## ASSIGNMENT
Give again exactly, and only, the lines between the line holding "6: MUL r0, r0, r0" and the end of the listing, both boundary lines included.

## SUPPLIED RECORDS
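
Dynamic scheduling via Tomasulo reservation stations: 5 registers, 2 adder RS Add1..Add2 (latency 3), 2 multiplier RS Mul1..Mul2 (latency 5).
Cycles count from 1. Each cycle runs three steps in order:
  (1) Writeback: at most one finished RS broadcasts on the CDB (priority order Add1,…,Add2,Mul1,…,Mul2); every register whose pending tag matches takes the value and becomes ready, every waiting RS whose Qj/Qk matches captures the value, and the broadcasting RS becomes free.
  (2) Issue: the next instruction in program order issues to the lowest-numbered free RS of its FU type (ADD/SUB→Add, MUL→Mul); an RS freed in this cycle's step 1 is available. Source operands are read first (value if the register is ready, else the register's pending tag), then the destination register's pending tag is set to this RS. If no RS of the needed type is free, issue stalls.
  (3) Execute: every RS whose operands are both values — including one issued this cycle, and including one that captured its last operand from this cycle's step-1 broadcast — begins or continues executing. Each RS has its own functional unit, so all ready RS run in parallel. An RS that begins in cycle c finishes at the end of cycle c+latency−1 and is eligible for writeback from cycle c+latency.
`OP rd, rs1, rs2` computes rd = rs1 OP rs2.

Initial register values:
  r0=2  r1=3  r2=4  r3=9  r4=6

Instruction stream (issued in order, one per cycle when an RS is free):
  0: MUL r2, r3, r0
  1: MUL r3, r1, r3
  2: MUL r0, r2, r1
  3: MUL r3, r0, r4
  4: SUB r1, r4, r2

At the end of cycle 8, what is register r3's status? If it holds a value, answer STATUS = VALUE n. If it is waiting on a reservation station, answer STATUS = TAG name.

  c1: issue MUL r2<-Mul1  regs: r0:2,r1:3,r2:Mul1,r3:9,r4:6
  c2: issue MUL r3<-Mul2  regs: r0:2,r1:3,r2:Mul1,r3:Mul2,r4:6
  c3: stall  regs: r0:2,r1:3,r2:Mul1,r3:Mul2,r4:6
  c4: stall  regs: r0:2,r1:3,r2:Mul1,r3:Mul2,r4:6
  c5: stall  regs: r0:2,r1:3,r2:Mul1,r3:Mul2,r4:6
  c6: CDB Mul1=18; issue MUL r0<-Mul1  regs: r0:Mul1,r1:3,r2:18,r3:Mul2,r4:6
  c7: CDB Mul2=27; issue MUL r3<-Mul2  regs: r0:Mul1,r1:3,r2:18,r3:Mul2,r4:6
  c8: issue SUB r1<-Add1  regs: r0:Mul1,r1:Add1,r2:18,r3:Mul2,r4:6

STATUS = TAG Mul2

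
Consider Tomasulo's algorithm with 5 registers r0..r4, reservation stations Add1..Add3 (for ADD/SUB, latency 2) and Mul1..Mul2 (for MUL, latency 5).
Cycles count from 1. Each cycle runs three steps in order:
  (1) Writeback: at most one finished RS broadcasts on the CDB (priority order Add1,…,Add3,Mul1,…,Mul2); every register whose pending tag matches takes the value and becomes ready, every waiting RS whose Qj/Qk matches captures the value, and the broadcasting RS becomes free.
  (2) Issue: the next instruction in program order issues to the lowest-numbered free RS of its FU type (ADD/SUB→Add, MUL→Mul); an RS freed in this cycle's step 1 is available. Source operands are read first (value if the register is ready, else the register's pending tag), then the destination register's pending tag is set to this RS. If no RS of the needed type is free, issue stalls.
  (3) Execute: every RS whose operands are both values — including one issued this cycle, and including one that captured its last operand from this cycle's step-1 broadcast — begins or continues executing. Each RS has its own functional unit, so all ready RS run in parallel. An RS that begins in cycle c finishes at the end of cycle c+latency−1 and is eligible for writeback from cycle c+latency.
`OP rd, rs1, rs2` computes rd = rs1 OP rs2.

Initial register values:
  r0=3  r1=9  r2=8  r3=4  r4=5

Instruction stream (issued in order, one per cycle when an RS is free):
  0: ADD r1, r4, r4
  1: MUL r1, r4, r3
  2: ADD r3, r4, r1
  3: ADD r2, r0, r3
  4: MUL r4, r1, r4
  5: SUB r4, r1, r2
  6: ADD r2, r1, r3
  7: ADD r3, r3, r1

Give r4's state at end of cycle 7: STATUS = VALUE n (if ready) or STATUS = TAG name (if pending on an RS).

STATUS = TAG Add3

c1: issue ADD r1<-Add1 | r0:3,r1:Add1,r2:8,r3:4,r4:5
c2: issue MUL r1<-Mul1 | r0:3,r1:Mul1,r2:8,r3:4,r4:5
c3: CDB Add1=10; issue ADD r3<-Add1 | r0:3,r1:Mul1,r2:8,r3:Add1,r4:5
c4: issue ADD r2<-Add2 | r0:3,r1:Mul1,r2:Add2,r3:Add1,r4:5
c5: issue MUL r4<-Mul2 | r0:3,r1:Mul1,r2:Add2,r3:Add1,r4:Mul2
c6: issue SUB r4<-Add3 | r0:3,r1:Mul1,r2:Add2,r3:Add1,r4:Add3
c7: CDB Mul1=20; stall | r0:3,r1:20,r2:Add2,r3:Add1,r4:Add3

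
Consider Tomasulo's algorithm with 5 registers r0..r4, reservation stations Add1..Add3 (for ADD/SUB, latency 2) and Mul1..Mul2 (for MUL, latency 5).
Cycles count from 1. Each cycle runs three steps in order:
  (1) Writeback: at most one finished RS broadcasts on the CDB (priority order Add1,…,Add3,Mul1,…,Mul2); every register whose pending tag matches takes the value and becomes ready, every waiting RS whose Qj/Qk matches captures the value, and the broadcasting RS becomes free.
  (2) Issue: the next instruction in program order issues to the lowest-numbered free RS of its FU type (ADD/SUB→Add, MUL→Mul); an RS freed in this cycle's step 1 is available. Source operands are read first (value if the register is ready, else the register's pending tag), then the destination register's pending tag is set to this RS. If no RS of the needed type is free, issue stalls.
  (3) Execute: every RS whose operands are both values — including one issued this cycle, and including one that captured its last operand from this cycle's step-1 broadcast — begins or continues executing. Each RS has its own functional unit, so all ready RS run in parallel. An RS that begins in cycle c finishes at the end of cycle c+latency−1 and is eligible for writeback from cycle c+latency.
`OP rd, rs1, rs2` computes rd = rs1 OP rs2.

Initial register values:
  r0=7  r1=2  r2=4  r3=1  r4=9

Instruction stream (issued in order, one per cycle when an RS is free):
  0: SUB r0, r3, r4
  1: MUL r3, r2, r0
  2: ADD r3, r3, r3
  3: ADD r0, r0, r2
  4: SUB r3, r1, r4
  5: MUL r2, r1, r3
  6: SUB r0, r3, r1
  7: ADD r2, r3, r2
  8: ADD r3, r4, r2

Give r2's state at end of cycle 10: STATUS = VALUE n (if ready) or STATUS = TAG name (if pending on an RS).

cycle 1: issue SUB r0<-Add1 // r0:Add1,r1:2,r2:4,r3:1,r4:9
cycle 2: issue MUL r3<-Mul1 // r0:Add1,r1:2,r2:4,r3:Mul1,r4:9
cycle 3: CDB Add1=-8; issue ADD r3<-Add1 // r0:-8,r1:2,r2:4,r3:Add1,r4:9
cycle 4: issue ADD r0<-Add2 // r0:Add2,r1:2,r2:4,r3:Add1,r4:9
cycle 5: issue SUB r3<-Add3 // r0:Add2,r1:2,r2:4,r3:Add3,r4:9
cycle 6: CDB Add2=-4; issue MUL r2<-Mul2 // r0:-4,r1:2,r2:Mul2,r3:Add3,r4:9
cycle 7: CDB Add3=-7; issue SUB r0<-Add2 // r0:Add2,r1:2,r2:Mul2,r3:-7,r4:9
cycle 8: CDB Mul1=-32; issue ADD r2<-Add3 // r0:Add2,r1:2,r2:Add3,r3:-7,r4:9
cycle 9: CDB Add2=-9; issue ADD r3<-Add2 // r0:-9,r1:2,r2:Add3,r3:Add2,r4:9
cycle 10: CDB Add1=-64 // r0:-9,r1:2,r2:Add3,r3:Add2,r4:9

STATUS = TAG Add3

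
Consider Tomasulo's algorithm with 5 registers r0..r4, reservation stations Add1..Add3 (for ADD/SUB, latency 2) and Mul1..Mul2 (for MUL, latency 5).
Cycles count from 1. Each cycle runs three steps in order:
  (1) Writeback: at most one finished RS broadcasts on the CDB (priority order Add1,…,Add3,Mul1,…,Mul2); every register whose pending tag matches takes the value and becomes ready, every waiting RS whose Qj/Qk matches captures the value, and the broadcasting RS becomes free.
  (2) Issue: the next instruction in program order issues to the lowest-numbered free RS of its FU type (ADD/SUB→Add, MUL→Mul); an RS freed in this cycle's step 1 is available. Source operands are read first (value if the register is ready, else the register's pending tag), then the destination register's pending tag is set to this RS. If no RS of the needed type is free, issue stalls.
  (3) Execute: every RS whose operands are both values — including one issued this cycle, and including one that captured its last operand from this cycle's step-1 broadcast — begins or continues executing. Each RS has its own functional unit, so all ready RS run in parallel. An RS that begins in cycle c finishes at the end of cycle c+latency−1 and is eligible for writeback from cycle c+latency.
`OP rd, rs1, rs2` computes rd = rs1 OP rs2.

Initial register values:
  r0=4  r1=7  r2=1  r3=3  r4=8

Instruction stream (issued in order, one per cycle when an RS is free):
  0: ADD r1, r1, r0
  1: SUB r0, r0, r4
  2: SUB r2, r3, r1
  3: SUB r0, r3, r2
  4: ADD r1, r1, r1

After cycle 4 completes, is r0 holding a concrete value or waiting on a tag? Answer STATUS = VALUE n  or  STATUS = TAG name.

cycle 1: issue ADD r1<-Add1 // r0:4,r1:Add1,r2:1,r3:3,r4:8
cycle 2: issue SUB r0<-Add2 // r0:Add2,r1:Add1,r2:1,r3:3,r4:8
cycle 3: CDB Add1=11; issue SUB r2<-Add1 // r0:Add2,r1:11,r2:Add1,r3:3,r4:8
cycle 4: CDB Add2=-4; issue SUB r0<-Add2 // r0:Add2,r1:11,r2:Add1,r3:3,r4:8

STATUS = TAG Add2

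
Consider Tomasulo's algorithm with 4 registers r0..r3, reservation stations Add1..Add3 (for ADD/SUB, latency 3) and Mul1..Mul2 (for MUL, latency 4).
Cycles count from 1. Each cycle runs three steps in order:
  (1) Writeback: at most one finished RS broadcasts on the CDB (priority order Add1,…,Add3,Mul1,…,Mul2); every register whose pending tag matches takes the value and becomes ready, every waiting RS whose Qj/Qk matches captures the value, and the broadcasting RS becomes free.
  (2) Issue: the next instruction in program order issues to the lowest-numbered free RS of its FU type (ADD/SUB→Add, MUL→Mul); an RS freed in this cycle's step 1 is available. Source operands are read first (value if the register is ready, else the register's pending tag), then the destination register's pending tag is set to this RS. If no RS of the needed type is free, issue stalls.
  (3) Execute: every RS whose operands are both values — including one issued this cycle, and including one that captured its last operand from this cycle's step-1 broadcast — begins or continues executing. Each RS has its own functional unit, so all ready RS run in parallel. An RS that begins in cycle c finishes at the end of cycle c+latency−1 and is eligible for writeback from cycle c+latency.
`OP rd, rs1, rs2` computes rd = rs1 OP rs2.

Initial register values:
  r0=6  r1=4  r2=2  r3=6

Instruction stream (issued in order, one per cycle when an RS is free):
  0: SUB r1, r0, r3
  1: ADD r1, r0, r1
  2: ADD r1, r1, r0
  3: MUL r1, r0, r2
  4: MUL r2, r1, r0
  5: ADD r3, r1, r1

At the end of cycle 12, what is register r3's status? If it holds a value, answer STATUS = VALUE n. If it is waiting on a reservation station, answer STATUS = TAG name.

STATUS = VALUE 24

  c1: issue SUB r1<-Add1  regs: r0:6,r1:Add1,r2:2,r3:6
  c2: issue ADD r1<-Add2  regs: r0:6,r1:Add2,r2:2,r3:6
  c3: issue ADD r1<-Add3  regs: r0:6,r1:Add3,r2:2,r3:6
  c4: CDB Add1=0; issue MUL r1<-Mul1  regs: r0:6,r1:Mul1,r2:2,r3:6
  c5: issue MUL r2<-Mul2  regs: r0:6,r1:Mul1,r2:Mul2,r3:6
  c6: issue ADD r3<-Add1  regs: r0:6,r1:Mul1,r2:Mul2,r3:Add1
  c7: CDB Add2=6  regs: r0:6,r1:Mul1,r2:Mul2,r3:Add1
  c8: CDB Mul1=12  regs: r0:6,r1:12,r2:Mul2,r3:Add1
  c9: -  regs: r0:6,r1:12,r2:Mul2,r3:Add1
  c10: CDB Add3=12  regs: r0:6,r1:12,r2:Mul2,r3:Add1
  c11: CDB Add1=24  regs: r0:6,r1:12,r2:Mul2,r3:24
  c12: CDB Mul2=72  regs: r0:6,r1:12,r2:72,r3:24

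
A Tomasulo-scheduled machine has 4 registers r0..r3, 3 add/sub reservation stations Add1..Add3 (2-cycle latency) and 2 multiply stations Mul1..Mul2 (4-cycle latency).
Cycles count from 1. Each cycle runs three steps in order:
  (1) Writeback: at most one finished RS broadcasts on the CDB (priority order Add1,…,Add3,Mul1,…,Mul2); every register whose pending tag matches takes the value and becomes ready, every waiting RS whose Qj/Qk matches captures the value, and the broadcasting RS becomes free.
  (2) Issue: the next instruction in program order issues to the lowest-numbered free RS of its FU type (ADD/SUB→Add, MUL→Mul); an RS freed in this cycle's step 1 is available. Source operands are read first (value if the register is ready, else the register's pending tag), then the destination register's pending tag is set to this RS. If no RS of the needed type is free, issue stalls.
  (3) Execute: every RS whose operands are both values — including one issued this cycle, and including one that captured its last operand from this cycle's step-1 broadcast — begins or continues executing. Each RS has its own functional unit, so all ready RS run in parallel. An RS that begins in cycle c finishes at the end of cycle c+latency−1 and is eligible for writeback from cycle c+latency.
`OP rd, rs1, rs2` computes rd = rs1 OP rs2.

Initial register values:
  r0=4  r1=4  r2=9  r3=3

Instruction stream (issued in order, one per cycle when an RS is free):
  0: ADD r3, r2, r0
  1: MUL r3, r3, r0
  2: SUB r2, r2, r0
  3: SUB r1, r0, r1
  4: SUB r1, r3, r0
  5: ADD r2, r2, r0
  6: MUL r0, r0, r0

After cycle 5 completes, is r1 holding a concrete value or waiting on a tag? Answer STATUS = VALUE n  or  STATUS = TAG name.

STATUS = TAG Add1

c1: issue ADD r3<-Add1 | r0:4,r1:4,r2:9,r3:Add1
c2: issue MUL r3<-Mul1 | r0:4,r1:4,r2:9,r3:Mul1
c3: CDB Add1=13; issue SUB r2<-Add1 | r0:4,r1:4,r2:Add1,r3:Mul1
c4: issue SUB r1<-Add2 | r0:4,r1:Add2,r2:Add1,r3:Mul1
c5: CDB Add1=5; issue SUB r1<-Add1 | r0:4,r1:Add1,r2:5,r3:Mul1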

## TASK OUTPUT
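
  6: MUL r0, r0, r0

After cycle 5 completes, is r1 holding a concrete value or waiting on a tag? Answer STATUS = VALUE n  or  STATUS = TAG name.

STATUS = TAG Add1

c1: issue ADD r3<-Add1 | r0:4,r1:4,r2:9,r3:Add1
c2: issue MUL r3<-Mul1 | r0:4,r1:4,r2:9,r3:Mul1
c3: CDB Add1=13; issue SUB r2<-Add1 | r0:4,r1:4,r2:Add1,r3:Mul1
c4: issue SUB r1<-Add2 | r0:4,r1:Add2,r2:Add1,r3:Mul1
c5: CDB Add1=5; issue SUB r1<-Add1 | r0:4,r1:Add1,r2:5,r3:Mul1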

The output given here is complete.